■ Dataset entries:

·····

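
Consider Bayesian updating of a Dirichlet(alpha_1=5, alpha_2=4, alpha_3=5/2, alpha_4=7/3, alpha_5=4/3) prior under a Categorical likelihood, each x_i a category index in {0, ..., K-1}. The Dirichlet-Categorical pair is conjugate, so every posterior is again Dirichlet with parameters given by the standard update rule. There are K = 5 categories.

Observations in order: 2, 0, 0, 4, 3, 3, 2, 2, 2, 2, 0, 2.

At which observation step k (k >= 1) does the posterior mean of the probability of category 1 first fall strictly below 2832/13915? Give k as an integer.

k = 5

obs 1: x=2 → posterior Dirichlet(5, 4, 7/2, 7/3, 4/3)
obs 2: x=0 → posterior Dirichlet(6, 4, 7/2, 7/3, 4/3)
obs 3: x=0 → posterior Dirichlet(7, 4, 7/2, 7/3, 4/3)
obs 4: x=4 → posterior Dirichlet(7, 4, 7/2, 7/3, 7/3)
obs 5: x=3 → posterior Dirichlet(7, 4, 7/2, 10/3, 7/3)
obs 6: x=3 → posterior Dirichlet(7, 4, 7/2, 13/3, 7/3)
obs 7: x=2 → posterior Dirichlet(7, 4, 9/2, 13/3, 7/3)
obs 8: x=2 → posterior Dirichlet(7, 4, 11/2, 13/3, 7/3)
obs 9: x=2 → posterior Dirichlet(7, 4, 13/2, 13/3, 7/3)
obs 10: x=2 → posterior Dirichlet(7, 4, 15/2, 13/3, 7/3)
obs 11: x=0 → posterior Dirichlet(8, 4, 15/2, 13/3, 7/3)
obs 12: x=2 → posterior Dirichlet(8, 4, 17/2, 13/3, 7/3)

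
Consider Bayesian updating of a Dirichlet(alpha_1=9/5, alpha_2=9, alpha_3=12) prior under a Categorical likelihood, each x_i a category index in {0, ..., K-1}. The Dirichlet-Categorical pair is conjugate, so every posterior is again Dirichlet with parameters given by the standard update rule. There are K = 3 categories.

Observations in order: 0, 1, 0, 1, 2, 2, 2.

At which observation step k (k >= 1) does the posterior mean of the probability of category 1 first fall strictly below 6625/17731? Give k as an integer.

k = 7

obs 1: x=0 → posterior Dirichlet(14/5, 9, 12)
obs 2: x=1 → posterior Dirichlet(14/5, 10, 12)
obs 3: x=0 → posterior Dirichlet(19/5, 10, 12)
obs 4: x=1 → posterior Dirichlet(19/5, 11, 12)
obs 5: x=2 → posterior Dirichlet(19/5, 11, 13)
obs 6: x=2 → posterior Dirichlet(19/5, 11, 14)
obs 7: x=2 → posterior Dirichlet(19/5, 11, 15)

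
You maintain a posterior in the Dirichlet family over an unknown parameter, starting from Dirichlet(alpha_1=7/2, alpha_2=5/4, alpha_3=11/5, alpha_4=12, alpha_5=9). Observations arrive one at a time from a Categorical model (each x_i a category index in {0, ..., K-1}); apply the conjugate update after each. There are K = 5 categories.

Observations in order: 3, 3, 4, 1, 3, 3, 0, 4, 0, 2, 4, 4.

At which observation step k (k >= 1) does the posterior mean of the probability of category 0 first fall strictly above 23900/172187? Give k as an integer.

k = 9

obs 1: x=3 → posterior Dirichlet(7/2, 5/4, 11/5, 13, 9)
obs 2: x=3 → posterior Dirichlet(7/2, 5/4, 11/5, 14, 9)
obs 3: x=4 → posterior Dirichlet(7/2, 5/4, 11/5, 14, 10)
obs 4: x=1 → posterior Dirichlet(7/2, 9/4, 11/5, 14, 10)
obs 5: x=3 → posterior Dirichlet(7/2, 9/4, 11/5, 15, 10)
obs 6: x=3 → posterior Dirichlet(7/2, 9/4, 11/5, 16, 10)
obs 7: x=0 → posterior Dirichlet(9/2, 9/4, 11/5, 16, 10)
obs 8: x=4 → posterior Dirichlet(9/2, 9/4, 11/5, 16, 11)
obs 9: x=0 → posterior Dirichlet(11/2, 9/4, 11/5, 16, 11)
obs 10: x=2 → posterior Dirichlet(11/2, 9/4, 16/5, 16, 11)
obs 11: x=4 → posterior Dirichlet(11/2, 9/4, 16/5, 16, 12)
obs 12: x=4 → posterior Dirichlet(11/2, 9/4, 16/5, 16, 13)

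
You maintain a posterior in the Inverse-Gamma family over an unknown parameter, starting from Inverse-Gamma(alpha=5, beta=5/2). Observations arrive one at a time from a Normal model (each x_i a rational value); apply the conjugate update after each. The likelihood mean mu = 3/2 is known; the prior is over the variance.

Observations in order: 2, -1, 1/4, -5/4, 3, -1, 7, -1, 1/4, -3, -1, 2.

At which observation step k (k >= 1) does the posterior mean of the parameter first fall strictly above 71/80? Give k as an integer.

k = 2

obs 1: x=2 → posterior Inverse-Gamma(11/2, 21/8)
obs 2: x=-1 → posterior Inverse-Gamma(6, 23/4)
obs 3: x=1/4 → posterior Inverse-Gamma(13/2, 209/32)
obs 4: x=-5/4 → posterior Inverse-Gamma(7, 165/16)
obs 5: x=3 → posterior Inverse-Gamma(15/2, 183/16)
obs 6: x=-1 → posterior Inverse-Gamma(8, 233/16)
obs 7: x=7 → posterior Inverse-Gamma(17/2, 475/16)
obs 8: x=-1 → posterior Inverse-Gamma(9, 525/16)
obs 9: x=1/4 → posterior Inverse-Gamma(19/2, 1075/32)
obs 10: x=-3 → posterior Inverse-Gamma(10, 1399/32)
obs 11: x=-1 → posterior Inverse-Gamma(21/2, 1499/32)
obs 12: x=2 → posterior Inverse-Gamma(11, 1503/32)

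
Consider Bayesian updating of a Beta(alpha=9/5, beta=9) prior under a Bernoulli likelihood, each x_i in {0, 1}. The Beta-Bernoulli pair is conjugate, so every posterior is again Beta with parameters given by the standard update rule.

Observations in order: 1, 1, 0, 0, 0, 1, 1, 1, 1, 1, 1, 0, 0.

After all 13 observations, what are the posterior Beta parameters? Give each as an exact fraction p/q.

obs 1: x=1 → posterior Beta(14/5, 9)
obs 2: x=1 → posterior Beta(19/5, 9)
obs 3: x=0 → posterior Beta(19/5, 10)
obs 4: x=0 → posterior Beta(19/5, 11)
obs 5: x=0 → posterior Beta(19/5, 12)
obs 6: x=1 → posterior Beta(24/5, 12)
obs 7: x=1 → posterior Beta(29/5, 12)
obs 8: x=1 → posterior Beta(34/5, 12)
obs 9: x=1 → posterior Beta(39/5, 12)
obs 10: x=1 → posterior Beta(44/5, 12)
obs 11: x=1 → posterior Beta(49/5, 12)
obs 12: x=0 → posterior Beta(49/5, 13)
obs 13: x=0 → posterior Beta(49/5, 14)

alpha=49/5, beta=14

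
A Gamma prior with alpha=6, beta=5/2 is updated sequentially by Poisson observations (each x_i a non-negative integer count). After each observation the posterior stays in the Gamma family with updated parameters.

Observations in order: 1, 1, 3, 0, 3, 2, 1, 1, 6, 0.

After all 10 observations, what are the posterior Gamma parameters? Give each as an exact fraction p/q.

obs 1: x=1 → posterior Gamma(7, 7/2)
obs 2: x=1 → posterior Gamma(8, 9/2)
obs 3: x=3 → posterior Gamma(11, 11/2)
obs 4: x=0 → posterior Gamma(11, 13/2)
obs 5: x=3 → posterior Gamma(14, 15/2)
obs 6: x=2 → posterior Gamma(16, 17/2)
obs 7: x=1 → posterior Gamma(17, 19/2)
obs 8: x=1 → posterior Gamma(18, 21/2)
obs 9: x=6 → posterior Gamma(24, 23/2)
obs 10: x=0 → posterior Gamma(24, 25/2)

alpha=24, beta=25/2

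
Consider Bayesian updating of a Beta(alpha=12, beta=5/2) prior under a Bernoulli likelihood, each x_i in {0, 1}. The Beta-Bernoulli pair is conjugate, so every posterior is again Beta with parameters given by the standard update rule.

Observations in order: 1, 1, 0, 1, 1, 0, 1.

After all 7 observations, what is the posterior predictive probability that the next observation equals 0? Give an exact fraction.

9/43

obs 1: x=1 → posterior Beta(13, 5/2)
obs 2: x=1 → posterior Beta(14, 5/2)
obs 3: x=0 → posterior Beta(14, 7/2)
obs 4: x=1 → posterior Beta(15, 7/2)
obs 5: x=1 → posterior Beta(16, 7/2)
obs 6: x=0 → posterior Beta(16, 9/2)
obs 7: x=1 → posterior Beta(17, 9/2)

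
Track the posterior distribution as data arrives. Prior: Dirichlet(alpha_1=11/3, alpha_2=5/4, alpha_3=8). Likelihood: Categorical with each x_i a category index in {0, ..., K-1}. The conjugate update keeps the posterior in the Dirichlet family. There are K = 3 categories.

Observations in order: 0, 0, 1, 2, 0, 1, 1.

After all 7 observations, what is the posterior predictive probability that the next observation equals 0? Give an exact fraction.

obs 1: x=0 → posterior Dirichlet(14/3, 5/4, 8)
obs 2: x=0 → posterior Dirichlet(17/3, 5/4, 8)
obs 3: x=1 → posterior Dirichlet(17/3, 9/4, 8)
obs 4: x=2 → posterior Dirichlet(17/3, 9/4, 9)
obs 5: x=0 → posterior Dirichlet(20/3, 9/4, 9)
obs 6: x=1 → posterior Dirichlet(20/3, 13/4, 9)
obs 7: x=1 → posterior Dirichlet(20/3, 17/4, 9)

80/239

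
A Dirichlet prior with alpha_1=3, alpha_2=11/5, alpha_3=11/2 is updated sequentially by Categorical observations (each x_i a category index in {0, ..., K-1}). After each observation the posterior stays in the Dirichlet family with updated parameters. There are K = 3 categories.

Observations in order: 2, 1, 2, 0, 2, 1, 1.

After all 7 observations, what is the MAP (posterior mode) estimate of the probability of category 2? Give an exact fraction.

25/49

obs 1: x=2 → posterior Dirichlet(3, 11/5, 13/2)
obs 2: x=1 → posterior Dirichlet(3, 16/5, 13/2)
obs 3: x=2 → posterior Dirichlet(3, 16/5, 15/2)
obs 4: x=0 → posterior Dirichlet(4, 16/5, 15/2)
obs 5: x=2 → posterior Dirichlet(4, 16/5, 17/2)
obs 6: x=1 → posterior Dirichlet(4, 21/5, 17/2)
obs 7: x=1 → posterior Dirichlet(4, 26/5, 17/2)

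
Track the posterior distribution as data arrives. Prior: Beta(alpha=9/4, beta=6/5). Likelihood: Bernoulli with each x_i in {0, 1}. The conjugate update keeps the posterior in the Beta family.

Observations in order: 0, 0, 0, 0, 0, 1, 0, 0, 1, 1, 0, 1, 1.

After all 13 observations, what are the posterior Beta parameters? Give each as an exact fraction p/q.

alpha=29/4, beta=46/5

obs 1: x=0 → posterior Beta(9/4, 11/5)
obs 2: x=0 → posterior Beta(9/4, 16/5)
obs 3: x=0 → posterior Beta(9/4, 21/5)
obs 4: x=0 → posterior Beta(9/4, 26/5)
obs 5: x=0 → posterior Beta(9/4, 31/5)
obs 6: x=1 → posterior Beta(13/4, 31/5)
obs 7: x=0 → posterior Beta(13/4, 36/5)
obs 8: x=0 → posterior Beta(13/4, 41/5)
obs 9: x=1 → posterior Beta(17/4, 41/5)
obs 10: x=1 → posterior Beta(21/4, 41/5)
obs 11: x=0 → posterior Beta(21/4, 46/5)
obs 12: x=1 → posterior Beta(25/4, 46/5)
obs 13: x=1 → posterior Beta(29/4, 46/5)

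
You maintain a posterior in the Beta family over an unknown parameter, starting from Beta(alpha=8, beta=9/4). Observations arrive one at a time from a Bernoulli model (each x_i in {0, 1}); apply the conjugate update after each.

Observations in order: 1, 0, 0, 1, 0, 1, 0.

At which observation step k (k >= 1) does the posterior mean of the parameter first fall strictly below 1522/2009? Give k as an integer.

k = 2

obs 1: x=1 → posterior Beta(9, 9/4)
obs 2: x=0 → posterior Beta(9, 13/4)
obs 3: x=0 → posterior Beta(9, 17/4)
obs 4: x=1 → posterior Beta(10, 17/4)
obs 5: x=0 → posterior Beta(10, 21/4)
obs 6: x=1 → posterior Beta(11, 21/4)
obs 7: x=0 → posterior Beta(11, 25/4)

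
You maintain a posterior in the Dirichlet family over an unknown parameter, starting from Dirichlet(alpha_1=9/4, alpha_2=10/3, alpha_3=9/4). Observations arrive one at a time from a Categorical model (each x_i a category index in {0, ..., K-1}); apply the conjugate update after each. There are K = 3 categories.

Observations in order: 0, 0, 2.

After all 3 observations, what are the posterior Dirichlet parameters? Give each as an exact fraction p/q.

alpha_1=17/4, alpha_2=10/3, alpha_3=13/4

obs 1: x=0 → posterior Dirichlet(13/4, 10/3, 9/4)
obs 2: x=0 → posterior Dirichlet(17/4, 10/3, 9/4)
obs 3: x=2 → posterior Dirichlet(17/4, 10/3, 13/4)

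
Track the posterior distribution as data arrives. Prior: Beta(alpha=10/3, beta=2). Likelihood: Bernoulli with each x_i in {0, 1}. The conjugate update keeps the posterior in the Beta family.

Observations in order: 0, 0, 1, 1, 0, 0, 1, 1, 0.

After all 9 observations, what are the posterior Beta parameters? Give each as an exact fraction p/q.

obs 1: x=0 → posterior Beta(10/3, 3)
obs 2: x=0 → posterior Beta(10/3, 4)
obs 3: x=1 → posterior Beta(13/3, 4)
obs 4: x=1 → posterior Beta(16/3, 4)
obs 5: x=0 → posterior Beta(16/3, 5)
obs 6: x=0 → posterior Beta(16/3, 6)
obs 7: x=1 → posterior Beta(19/3, 6)
obs 8: x=1 → posterior Beta(22/3, 6)
obs 9: x=0 → posterior Beta(22/3, 7)

alpha=22/3, beta=7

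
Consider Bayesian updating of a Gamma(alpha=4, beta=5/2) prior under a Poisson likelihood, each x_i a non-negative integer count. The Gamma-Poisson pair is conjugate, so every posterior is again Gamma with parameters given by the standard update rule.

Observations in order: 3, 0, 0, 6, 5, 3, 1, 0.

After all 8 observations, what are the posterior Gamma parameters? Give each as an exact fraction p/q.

alpha=22, beta=21/2

obs 1: x=3 → posterior Gamma(7, 7/2)
obs 2: x=0 → posterior Gamma(7, 9/2)
obs 3: x=0 → posterior Gamma(7, 11/2)
obs 4: x=6 → posterior Gamma(13, 13/2)
obs 5: x=5 → posterior Gamma(18, 15/2)
obs 6: x=3 → posterior Gamma(21, 17/2)
obs 7: x=1 → posterior Gamma(22, 19/2)
obs 8: x=0 → posterior Gamma(22, 21/2)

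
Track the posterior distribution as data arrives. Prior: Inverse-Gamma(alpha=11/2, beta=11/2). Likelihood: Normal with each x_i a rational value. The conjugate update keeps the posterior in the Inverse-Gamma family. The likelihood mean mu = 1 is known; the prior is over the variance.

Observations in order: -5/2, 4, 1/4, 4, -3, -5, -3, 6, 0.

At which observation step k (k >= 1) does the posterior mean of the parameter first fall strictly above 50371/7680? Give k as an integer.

k = 7

obs 1: x=-5/2 → posterior Inverse-Gamma(6, 93/8)
obs 2: x=4 → posterior Inverse-Gamma(13/2, 129/8)
obs 3: x=1/4 → posterior Inverse-Gamma(7, 525/32)
obs 4: x=4 → posterior Inverse-Gamma(15/2, 669/32)
obs 5: x=-3 → posterior Inverse-Gamma(8, 925/32)
obs 6: x=-5 → posterior Inverse-Gamma(17/2, 1501/32)
obs 7: x=-3 → posterior Inverse-Gamma(9, 1757/32)
obs 8: x=6 → posterior Inverse-Gamma(19/2, 2157/32)
obs 9: x=0 → posterior Inverse-Gamma(10, 2173/32)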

·····

■ What the task requires: Which lines of the data hold the string "Track"? Return each of them.

■ Completed task:
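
Track the posterior distribution as data arrives. Prior: Dirichlet(alpha_1=11/3, alpha_2=5/4, alpha_3=8). Likelihood: Categorical with each x_i a category index in {0, ..., K-1}. The conjugate update keeps the posterior in the Dirichlet family. There are K = 3 categories.
Track the posterior distribution as data arrives. Prior: Beta(alpha=9/4, beta=6/5). Likelihood: Bernoulli with each x_i in {0, 1}. The conjugate update keeps the posterior in the Beta family.
Track the posterior distribution as data arrives. Prior: Beta(alpha=10/3, beta=2). Likelihood: Bernoulli with each x_i in {0, 1}. The conjugate update keeps the posterior in the Beta family.
Track the posterior distribution as data arrives. Prior: Inverse-Gamma(alpha=11/2, beta=11/2). Likelihood: Normal with each x_i a rational value. The conjugate update keeps the posterior in the Inverse-Gamma family. The likelihood mean mu = 1 is known; the prior is over the variance.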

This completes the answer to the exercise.